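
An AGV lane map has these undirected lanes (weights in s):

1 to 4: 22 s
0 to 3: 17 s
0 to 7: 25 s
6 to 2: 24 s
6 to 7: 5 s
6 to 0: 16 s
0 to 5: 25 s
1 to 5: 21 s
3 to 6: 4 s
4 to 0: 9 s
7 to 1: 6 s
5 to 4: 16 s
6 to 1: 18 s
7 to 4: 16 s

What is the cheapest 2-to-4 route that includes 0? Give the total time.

49 s

Shortest 2→0: 2–6–0 = 40
Shortest 0→4: 0–4 = 9
Total via 0: 40 + 9 = 49 s.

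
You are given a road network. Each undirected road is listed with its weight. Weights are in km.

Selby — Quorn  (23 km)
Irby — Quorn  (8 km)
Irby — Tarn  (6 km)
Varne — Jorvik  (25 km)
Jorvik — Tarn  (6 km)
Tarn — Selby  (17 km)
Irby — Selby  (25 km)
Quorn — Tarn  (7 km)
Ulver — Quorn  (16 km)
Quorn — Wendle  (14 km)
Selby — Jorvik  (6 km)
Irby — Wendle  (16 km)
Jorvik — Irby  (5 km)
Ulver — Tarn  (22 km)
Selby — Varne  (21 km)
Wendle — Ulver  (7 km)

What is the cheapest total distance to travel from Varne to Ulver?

53 km

Shortest distances from Varne:
Varne: 0
Selby: 21  (via Varne)
Jorvik: 25  (via Varne)
Irby: 30  (via Jorvik)
Tarn: 31  (via Jorvik)
Quorn: 38  (via Irby)
Wendle: 46  (via Irby)
Ulver: 53  (via Tarn)
Shortest route: Varne–Jorvik–Tarn–Ulver = 53 km.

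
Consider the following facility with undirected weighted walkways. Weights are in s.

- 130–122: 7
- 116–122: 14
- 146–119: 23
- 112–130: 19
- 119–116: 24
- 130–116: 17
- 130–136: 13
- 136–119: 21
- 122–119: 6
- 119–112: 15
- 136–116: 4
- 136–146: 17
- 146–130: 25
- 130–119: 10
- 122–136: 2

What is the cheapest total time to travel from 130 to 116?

13 s

Settle nodes by increasing distance from 130:
130: 0
122: 7  (via 130)
136: 9  (via 122)
119: 10  (via 130)
116: 13  (via 136)
Shortest route: 130 → 122 → 136 → 116 = 13 s.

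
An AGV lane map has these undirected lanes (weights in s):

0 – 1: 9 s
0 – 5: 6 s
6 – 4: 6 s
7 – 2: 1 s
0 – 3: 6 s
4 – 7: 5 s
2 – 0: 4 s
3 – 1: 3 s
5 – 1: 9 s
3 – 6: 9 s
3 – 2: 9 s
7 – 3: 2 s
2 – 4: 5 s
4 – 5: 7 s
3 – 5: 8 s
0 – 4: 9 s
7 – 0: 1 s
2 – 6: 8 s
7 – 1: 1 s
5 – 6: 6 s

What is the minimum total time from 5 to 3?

Enumerating some paths:
5 → 0 → 7 → 3: 6+1+2 = 9
5 → 0 → 7 → 1 → 3: 6+1+1+3 = 11
5 → 3: 8 = 8
The minimum is 8 s via 5 → 3.

8 s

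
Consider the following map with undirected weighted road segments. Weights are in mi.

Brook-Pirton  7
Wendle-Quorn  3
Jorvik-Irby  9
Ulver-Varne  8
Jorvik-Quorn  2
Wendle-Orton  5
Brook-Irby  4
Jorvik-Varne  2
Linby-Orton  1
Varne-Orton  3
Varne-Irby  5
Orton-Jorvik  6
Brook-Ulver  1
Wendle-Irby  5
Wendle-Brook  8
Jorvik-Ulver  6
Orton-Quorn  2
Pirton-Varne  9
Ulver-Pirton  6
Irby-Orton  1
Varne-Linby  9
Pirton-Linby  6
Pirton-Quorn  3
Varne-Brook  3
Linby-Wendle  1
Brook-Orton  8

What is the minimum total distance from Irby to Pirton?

6 mi

Shortest distances from Irby:
Irby: 0
Orton: 1  (via Irby)
Linby: 2  (via Orton)
Wendle: 3  (via Linby)
Quorn: 3  (via Orton)
Varne: 4  (via Orton)
Brook: 4  (via Irby)
Ulver: 5  (via Brook)
Jorvik: 5  (via Quorn)
Pirton: 6  (via Quorn)
Shortest route: Irby–Orton–Quorn–Pirton = 6 mi.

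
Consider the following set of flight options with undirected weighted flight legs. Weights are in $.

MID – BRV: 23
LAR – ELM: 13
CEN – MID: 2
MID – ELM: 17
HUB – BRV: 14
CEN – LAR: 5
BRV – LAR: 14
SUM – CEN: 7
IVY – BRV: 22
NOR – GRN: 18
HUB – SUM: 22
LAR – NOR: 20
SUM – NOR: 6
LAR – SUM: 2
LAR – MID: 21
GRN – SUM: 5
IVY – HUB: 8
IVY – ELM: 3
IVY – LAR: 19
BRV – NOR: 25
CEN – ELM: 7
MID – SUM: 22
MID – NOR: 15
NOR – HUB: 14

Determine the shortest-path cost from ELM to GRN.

Shortest distances from ELM:
ELM: 0
IVY: 3  (via ELM)
CEN: 7  (via ELM)
MID: 9  (via CEN)
HUB: 11  (via IVY)
LAR: 12  (via CEN)
SUM: 14  (via CEN)
GRN: 19  (via SUM)
Shortest route: ELM → CEN → SUM → GRN = $19.

$19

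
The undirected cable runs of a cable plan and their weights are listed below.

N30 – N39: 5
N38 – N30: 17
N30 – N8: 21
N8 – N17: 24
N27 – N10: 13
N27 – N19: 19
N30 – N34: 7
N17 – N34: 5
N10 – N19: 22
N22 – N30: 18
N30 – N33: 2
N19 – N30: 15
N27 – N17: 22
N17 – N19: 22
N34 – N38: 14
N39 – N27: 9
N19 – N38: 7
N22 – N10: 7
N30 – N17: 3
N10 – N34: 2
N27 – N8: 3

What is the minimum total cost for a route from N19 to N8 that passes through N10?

Best N19 to N10: N19 → N10 costing 22
Shortest N10→N8: N10 → N27 → N8 = 16
Total via N10: 22 + 16 = 38.

38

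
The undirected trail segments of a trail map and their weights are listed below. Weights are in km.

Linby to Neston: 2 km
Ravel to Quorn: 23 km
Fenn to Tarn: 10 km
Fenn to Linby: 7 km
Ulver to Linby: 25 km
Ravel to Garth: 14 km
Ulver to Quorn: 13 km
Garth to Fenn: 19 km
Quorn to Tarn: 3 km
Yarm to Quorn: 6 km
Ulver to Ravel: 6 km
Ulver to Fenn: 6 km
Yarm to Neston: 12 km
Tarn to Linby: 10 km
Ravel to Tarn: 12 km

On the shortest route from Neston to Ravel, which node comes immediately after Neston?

Compare a few routes:
Neston–Linby–Fenn–Tarn–Ravel: 2+7+10+12 = 31
Neston–Linby–Fenn–Ulver–Ravel: 2+7+6+6 = 21
Neston–Linby–Tarn–Ravel: 2+10+12 = 24
Cheapest is Neston–Linby–Fenn–Ulver–Ravel at 21 km.
So from Neston the first move is to Linby.

Linby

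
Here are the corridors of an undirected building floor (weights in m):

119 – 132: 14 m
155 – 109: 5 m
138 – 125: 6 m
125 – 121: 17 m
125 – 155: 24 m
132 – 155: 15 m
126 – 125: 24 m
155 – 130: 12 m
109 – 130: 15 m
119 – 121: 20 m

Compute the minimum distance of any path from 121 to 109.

Enumerating some paths:
121 → 125 → 155 → 109: 17+24+5 = 46
121 → 119 → 132 → 155 → 109: 20+14+15+5 = 54
The minimum is 46 m via 121 → 125 → 155 → 109.

46 m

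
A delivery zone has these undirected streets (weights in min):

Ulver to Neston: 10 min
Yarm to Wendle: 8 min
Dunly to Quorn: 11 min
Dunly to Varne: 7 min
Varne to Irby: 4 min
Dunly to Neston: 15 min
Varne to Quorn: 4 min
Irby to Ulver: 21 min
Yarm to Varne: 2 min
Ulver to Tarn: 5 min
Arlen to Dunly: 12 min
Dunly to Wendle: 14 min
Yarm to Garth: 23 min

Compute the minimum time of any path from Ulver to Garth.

Enumerating some paths:
Ulver - Neston - Dunly - Varne - Yarm - Garth: 10+15+7+2+23 = 57
Ulver - Neston - Dunly - Wendle - Yarm - Garth: 10+15+14+8+23 = 70
Ulver - Neston - Dunly - Quorn - Varne - Yarm - Garth: 10+15+11+4+2+23 = 65
Ulver - Irby - Varne - Yarm - Garth: 21+4+2+23 = 50
The minimum is 50 min via Ulver - Irby - Varne - Yarm - Garth.

50 min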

++++++++++++++++++++

What the task requires: Scan the data above; copy every line where "weighted" appears.

Your response:
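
Consider the following facility with undirected weighted walkways. Weights are in s.
Consider the following map with undirected weighted road segments. Weights are in mi.
Consider the following set of flight options with undirected weighted flight legs. Weights are in $.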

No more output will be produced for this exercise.